TRY IT:
Once the line with "How many groups" is found in the entries below, print it and each following line exactly, stopping after the line with "- Block C6: Q6 Q7"; print nothing else.

_____

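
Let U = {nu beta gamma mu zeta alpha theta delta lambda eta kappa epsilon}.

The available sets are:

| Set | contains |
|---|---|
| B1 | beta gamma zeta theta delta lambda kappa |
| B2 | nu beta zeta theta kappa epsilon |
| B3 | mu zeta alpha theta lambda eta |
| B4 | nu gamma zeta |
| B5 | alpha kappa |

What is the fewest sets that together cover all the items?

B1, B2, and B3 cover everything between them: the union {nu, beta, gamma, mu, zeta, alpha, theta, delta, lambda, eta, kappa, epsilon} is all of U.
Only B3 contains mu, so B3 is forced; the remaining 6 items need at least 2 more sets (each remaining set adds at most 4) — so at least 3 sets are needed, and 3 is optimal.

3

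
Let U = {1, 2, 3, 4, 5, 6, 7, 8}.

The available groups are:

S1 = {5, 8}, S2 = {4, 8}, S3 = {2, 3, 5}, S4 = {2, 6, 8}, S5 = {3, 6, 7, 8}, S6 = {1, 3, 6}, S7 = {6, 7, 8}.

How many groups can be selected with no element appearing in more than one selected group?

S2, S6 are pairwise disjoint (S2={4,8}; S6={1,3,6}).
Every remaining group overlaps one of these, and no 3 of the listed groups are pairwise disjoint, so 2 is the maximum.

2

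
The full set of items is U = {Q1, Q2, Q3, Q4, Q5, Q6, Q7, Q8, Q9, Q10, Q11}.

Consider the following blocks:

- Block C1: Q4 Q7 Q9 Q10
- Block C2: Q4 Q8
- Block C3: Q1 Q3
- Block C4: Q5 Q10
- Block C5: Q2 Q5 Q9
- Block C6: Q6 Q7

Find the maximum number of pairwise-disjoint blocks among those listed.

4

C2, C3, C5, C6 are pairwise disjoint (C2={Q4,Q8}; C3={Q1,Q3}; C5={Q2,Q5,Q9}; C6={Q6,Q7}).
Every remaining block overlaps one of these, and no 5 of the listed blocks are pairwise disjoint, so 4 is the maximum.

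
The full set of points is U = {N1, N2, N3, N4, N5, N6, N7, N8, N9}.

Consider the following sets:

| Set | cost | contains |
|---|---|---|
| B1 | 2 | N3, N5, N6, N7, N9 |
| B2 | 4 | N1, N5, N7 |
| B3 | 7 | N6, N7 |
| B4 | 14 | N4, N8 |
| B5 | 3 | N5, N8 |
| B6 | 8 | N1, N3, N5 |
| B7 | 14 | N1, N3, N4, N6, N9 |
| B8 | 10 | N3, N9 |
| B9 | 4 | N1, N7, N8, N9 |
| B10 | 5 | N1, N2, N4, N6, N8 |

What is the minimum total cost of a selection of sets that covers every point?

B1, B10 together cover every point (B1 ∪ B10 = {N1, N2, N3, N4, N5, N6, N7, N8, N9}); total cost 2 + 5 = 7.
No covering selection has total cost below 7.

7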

_____

EXERCISE RESULT:
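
How many groups can be selected with no element appearing in more than one selected group?

S2, S6 are pairwise disjoint (S2={4,8}; S6={1,3,6}).
Every remaining group overlaps one of these, and no 3 of the listed groups are pairwise disjoint, so 2 is the maximum.

2

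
The full set of items is U = {Q1, Q2, Q3, Q4, Q5, Q6, Q7, Q8, Q9, Q10, Q11}.

Consider the following blocks:

- Block C1: Q4 Q7 Q9 Q10
- Block C2: Q4 Q8
- Block C3: Q1 Q3
- Block C4: Q5 Q10
- Block C5: Q2 Q5 Q9
- Block C6: Q6 Q7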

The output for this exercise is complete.